[Opening Data supplied section]
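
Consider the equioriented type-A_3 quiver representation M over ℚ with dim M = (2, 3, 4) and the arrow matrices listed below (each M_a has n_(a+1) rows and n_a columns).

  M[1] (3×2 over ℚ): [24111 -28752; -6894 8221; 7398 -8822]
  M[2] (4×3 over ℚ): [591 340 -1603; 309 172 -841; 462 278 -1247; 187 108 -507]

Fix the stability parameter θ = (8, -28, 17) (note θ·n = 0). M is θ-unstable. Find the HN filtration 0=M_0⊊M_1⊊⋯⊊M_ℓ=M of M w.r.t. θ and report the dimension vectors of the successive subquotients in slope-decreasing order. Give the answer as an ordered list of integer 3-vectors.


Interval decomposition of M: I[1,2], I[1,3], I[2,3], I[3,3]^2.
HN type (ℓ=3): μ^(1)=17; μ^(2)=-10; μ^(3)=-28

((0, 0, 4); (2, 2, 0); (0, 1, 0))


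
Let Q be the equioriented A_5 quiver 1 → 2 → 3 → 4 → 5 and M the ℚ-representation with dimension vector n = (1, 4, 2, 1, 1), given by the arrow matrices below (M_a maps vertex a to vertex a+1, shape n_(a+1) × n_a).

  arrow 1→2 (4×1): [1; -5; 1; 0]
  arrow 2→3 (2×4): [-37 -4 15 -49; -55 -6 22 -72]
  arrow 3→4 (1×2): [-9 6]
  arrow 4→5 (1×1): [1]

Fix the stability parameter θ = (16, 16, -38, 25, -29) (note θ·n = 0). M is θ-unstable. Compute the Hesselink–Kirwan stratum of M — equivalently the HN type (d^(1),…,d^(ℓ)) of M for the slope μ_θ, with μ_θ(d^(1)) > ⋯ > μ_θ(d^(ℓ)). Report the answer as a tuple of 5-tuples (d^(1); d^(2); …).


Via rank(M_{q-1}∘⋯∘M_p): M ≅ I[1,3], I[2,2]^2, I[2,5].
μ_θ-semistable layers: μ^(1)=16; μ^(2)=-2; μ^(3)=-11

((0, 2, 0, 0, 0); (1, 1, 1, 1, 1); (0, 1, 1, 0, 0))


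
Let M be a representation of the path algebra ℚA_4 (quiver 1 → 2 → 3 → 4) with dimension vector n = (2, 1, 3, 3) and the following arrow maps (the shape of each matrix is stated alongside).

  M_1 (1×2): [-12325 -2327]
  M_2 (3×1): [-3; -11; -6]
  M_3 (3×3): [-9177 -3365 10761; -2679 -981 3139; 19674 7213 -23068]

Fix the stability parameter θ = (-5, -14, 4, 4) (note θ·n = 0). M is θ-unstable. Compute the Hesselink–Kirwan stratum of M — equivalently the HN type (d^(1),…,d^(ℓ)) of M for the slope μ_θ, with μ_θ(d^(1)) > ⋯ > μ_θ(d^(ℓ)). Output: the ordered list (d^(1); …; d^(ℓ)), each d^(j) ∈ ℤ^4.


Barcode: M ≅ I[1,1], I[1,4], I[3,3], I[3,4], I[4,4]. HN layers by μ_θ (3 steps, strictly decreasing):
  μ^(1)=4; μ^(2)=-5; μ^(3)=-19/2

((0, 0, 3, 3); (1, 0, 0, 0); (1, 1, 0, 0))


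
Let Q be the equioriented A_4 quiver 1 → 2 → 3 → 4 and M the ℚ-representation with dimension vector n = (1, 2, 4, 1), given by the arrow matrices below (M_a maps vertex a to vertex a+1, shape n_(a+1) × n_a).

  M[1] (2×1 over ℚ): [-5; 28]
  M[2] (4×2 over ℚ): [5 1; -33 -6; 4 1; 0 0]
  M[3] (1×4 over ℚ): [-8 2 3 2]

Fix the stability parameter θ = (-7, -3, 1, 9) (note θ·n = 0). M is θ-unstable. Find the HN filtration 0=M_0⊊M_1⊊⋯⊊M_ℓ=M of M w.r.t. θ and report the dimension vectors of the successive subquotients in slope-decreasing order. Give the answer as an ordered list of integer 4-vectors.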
[Closing Data supplied section]
#### Goal of the exercise:
Look at the entries above. Say how many lines have the word "over", and give only the number.

#### Solution to this exercise:
6